### Dataset entries
[Start of section]
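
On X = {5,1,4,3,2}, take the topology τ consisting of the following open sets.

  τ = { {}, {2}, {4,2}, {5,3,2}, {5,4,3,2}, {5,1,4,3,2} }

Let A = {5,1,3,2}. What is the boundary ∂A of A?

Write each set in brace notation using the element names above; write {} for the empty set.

{1,4}

U open, U⊆A: {}, {2}, {5,3,2}. int(A) = ⋃ = {5,3,2}
X∖A={4}, int(X∖A)={}, hence cl(A)={5,1,4,3,2}
∂A: remove int from cl → {1,4}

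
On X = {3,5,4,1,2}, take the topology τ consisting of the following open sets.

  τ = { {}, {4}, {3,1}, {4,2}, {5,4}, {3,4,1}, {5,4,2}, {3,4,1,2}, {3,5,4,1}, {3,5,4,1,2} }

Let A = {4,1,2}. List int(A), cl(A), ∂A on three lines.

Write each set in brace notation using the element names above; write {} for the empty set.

int(A) = {4,2}
cl(A)  = {3,5,4,1,2}
∂A     = {3,5,1}

opens ⊆ A: {}, {4}, {4,2}; union → int = {4,2}
complement {3,5}; its interior {}; cl(A) = X∖{} = {3,5,4,1,2}
boundary = {3,5,4,1,2} ∖ {4,2} = {3,5,1}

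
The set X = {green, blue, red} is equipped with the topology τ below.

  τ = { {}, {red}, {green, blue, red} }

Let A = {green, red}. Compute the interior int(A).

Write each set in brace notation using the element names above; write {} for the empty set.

opens ⊆ A: {}, {red}; union → int = {red}

{red}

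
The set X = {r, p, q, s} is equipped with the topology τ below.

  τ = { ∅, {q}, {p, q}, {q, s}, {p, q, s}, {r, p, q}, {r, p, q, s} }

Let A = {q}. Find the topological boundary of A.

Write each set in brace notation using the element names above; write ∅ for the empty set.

{r, p, s}

interior: largest open inside A is {q} (from ∅, {q})
cl via duality: int({r, p, s}) = ∅, so X∖∅ = {r, p, q, s}
cl∖int = {r, p, s}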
[End of section]
### Task item
Could you restate every entry above word for word?

### Answer below
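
On X = {5,1,4,3,2}, take the topology τ consisting of the following open sets.

  τ = { {}, {2}, {4,2}, {5,3,2}, {5,4,3,2}, {5,1,4,3,2} }

Let A = {5,1,3,2}. What is the boundary ∂A of A?

Write each set in brace notation using the element names above; write {} for the empty set.

{1,4}

U open, U⊆A: {}, {2}, {5,3,2}. int(A) = ⋃ = {5,3,2}
X∖A={4}, int(X∖A)={}, hence cl(A)={5,1,4,3,2}
∂A: remove int from cl → {1,4}

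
On X = {3,5,4,1,2}, take the topology τ consisting of the following open sets.

  τ = { {}, {4}, {3,1}, {4,2}, {5,4}, {3,4,1}, {5,4,2}, {3,4,1,2}, {3,5,4,1}, {3,5,4,1,2} }

Let A = {4,1,2}. List int(A), cl(A), ∂A on three lines.

Write each set in brace notation using the element names above; write {} for the empty set.

int(A) = {4,2}
cl(A)  = {3,5,4,1,2}
∂A     = {3,5,1}

opens ⊆ A: {}, {4}, {4,2}; union → int = {4,2}
complement {3,5}; its interior {}; cl(A) = X∖{} = {3,5,4,1,2}
boundary = {3,5,4,1,2} ∖ {4,2} = {3,5,1}

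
The set X = {green, blue, red} is equipped with the topology τ below.

  τ = { {}, {red}, {green, blue, red} }

Let A = {green, red}. Compute the interior int(A).

Write each set in brace notation using the element names above; write {} for the empty set.

opens ⊆ A: {}, {red}; union → int = {red}

{red}

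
The set X = {r, p, q, s} is equipped with the topology τ below.

  τ = { ∅, {q}, {p, q}, {q, s}, {p, q, s}, {r, p, q}, {r, p, q, s} }

Let A = {q}. Find the topological boundary of A.

Write each set in brace notation using the element names above; write ∅ for the empty set.

{r, p, s}

interior: largest open inside A is {q} (from ∅, {q})
cl via duality: int({r, p, s}) = ∅, so X∖∅ = {r, p, q, s}
cl∖int = {r, p, s}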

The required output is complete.